Information shown
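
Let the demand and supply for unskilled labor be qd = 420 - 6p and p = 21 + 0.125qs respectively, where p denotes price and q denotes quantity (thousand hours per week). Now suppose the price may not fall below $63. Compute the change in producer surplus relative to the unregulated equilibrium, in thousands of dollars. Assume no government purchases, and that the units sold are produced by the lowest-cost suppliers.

-110.25

Rearranging supply gives qs = 8p - 168. Equilibrium: 420 - 6p = 8p - 168, so 588 = 14p and p* = 42, q* = 168.
Because the floor (63) lies above the market-clearing price, it is binding.
At p = 63: qd = 420 - 6·63 = 42 and qs = 8·63 - 168 = 336.
Producer surplus without the control is ½ · (42 - 21) · 168 = 1764.
With the floor, 42 units are sold at 63. The supply price at q = 42 is 26.25, so PS = ½ · [(63 - 21) + (63 - 26.25)] · 42 = 1653.75.
Change in producer surplus = 1653.75 - 1764 = -110.25.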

What to produce
Could you retype the whole listing above without altering a word?

Exercise result
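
Let the demand and supply for unskilled labor be qd = 420 - 6p and p = 21 + 0.125qs respectively, where p denotes price and q denotes quantity (thousand hours per week). Now suppose the price may not fall below $63. Compute the change in producer surplus relative to the unregulated equilibrium, in thousands of dollars. Assume no government purchases, and that the units sold are produced by the lowest-cost suppliers.

-110.25

Rearranging supply gives qs = 8p - 168. Equilibrium: 420 - 6p = 8p - 168, so 588 = 14p and p* = 42, q* = 168.
Because the floor (63) lies above the market-clearing price, it is binding.
At p = 63: qd = 420 - 6·63 = 42 and qs = 8·63 - 168 = 336.
Producer surplus without the control is ½ · (42 - 21) · 168 = 1764.
With the floor, 42 units are sold at 63. The supply price at q = 42 is 26.25, so PS = ½ · [(63 - 21) + (63 - 26.25)] · 42 = 1653.75.
Change in producer surplus = 1653.75 - 1764 = -110.25.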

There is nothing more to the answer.